[Working data Boundary: Start]
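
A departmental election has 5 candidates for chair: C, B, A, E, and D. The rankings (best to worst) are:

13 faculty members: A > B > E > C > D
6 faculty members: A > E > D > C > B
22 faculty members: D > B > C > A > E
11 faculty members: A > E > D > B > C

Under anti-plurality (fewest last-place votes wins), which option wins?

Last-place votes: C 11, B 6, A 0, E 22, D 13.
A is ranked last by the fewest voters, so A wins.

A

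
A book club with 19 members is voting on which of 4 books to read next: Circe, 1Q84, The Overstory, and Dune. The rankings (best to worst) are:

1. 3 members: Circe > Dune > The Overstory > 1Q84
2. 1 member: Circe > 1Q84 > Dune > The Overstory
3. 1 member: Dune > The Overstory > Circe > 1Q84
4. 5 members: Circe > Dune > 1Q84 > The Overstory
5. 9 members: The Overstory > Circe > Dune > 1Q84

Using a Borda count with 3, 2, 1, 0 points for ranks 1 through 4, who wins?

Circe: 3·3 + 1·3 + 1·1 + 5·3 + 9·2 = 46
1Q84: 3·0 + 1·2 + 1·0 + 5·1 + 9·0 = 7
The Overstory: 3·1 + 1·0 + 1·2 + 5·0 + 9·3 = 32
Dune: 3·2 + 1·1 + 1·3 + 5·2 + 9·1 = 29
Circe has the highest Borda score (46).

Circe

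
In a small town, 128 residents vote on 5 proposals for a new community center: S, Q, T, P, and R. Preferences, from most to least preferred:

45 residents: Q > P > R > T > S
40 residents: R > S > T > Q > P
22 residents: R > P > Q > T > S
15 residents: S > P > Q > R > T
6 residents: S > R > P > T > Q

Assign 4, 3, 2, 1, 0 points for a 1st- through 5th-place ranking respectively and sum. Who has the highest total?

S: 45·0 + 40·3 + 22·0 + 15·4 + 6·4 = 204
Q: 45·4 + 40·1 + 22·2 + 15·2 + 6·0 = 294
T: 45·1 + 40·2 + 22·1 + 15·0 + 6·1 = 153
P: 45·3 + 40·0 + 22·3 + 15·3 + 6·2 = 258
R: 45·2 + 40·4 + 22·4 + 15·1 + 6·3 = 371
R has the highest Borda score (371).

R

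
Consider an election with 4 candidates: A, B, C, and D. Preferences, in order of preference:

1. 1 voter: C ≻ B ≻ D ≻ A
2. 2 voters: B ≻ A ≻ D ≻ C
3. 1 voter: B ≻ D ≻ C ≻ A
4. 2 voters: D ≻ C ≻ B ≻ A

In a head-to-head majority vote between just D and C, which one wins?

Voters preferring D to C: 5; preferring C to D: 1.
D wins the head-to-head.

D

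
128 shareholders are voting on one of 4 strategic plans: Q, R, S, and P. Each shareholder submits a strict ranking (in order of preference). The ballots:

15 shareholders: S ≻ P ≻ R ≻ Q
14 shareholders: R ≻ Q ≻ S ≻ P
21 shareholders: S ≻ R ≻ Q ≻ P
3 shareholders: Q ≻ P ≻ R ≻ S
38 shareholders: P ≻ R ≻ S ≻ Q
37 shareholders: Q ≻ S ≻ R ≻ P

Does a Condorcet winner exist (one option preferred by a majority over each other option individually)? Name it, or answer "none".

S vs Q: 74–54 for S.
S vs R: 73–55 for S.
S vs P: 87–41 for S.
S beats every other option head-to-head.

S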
[Working data Boundary: End]
[Working data Boundary: Start]
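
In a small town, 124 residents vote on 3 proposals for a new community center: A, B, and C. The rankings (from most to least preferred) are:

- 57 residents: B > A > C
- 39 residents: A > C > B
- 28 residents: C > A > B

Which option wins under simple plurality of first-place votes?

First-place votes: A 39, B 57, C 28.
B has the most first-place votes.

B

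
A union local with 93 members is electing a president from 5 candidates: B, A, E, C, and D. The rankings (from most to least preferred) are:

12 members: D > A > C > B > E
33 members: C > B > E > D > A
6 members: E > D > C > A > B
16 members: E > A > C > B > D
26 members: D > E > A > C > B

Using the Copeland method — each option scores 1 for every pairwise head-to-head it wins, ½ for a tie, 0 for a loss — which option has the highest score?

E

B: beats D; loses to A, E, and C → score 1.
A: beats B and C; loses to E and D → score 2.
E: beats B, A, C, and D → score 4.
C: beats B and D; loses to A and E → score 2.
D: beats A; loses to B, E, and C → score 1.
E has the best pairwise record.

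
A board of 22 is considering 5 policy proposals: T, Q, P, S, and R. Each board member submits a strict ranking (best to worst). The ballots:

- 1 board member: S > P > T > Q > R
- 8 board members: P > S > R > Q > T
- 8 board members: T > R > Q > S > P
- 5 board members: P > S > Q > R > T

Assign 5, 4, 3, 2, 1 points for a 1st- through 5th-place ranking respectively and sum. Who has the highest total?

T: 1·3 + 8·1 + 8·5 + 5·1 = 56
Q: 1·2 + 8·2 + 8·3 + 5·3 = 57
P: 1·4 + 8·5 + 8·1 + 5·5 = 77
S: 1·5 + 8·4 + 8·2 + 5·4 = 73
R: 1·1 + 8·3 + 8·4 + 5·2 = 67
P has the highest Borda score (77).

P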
[Working data Boundary: End]
Assigned task:
Find where the line with "6 faculty members: A > E > D > C > B" sits in the material above, then copy exactly from it through the line with "5. 9 members: The". Add no other line.

Output for this exercise:
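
6 faculty members: A > E > D > C > B
22 faculty members: D > B > C > A > E
11 faculty members: A > E > D > B > C

Under anti-plurality (fewest last-place votes wins), which option wins?

Last-place votes: C 11, B 6, A 0, E 22, D 13.
A is ranked last by the fewest voters, so A wins.

A

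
A book club with 19 members is voting on which of 4 books to read next: Circe, 1Q84, The Overstory, and Dune. The rankings (best to worst) are:

1. 3 members: Circe > Dune > The Overstory > 1Q84
2. 1 member: Circe > 1Q84 > Dune > The Overstory
3. 1 member: Dune > The Overstory > Circe > 1Q84
4. 5 members: Circe > Dune > 1Q84 > The Overstory
5. 9 members: The Overstory > Circe > Dune > 1Q84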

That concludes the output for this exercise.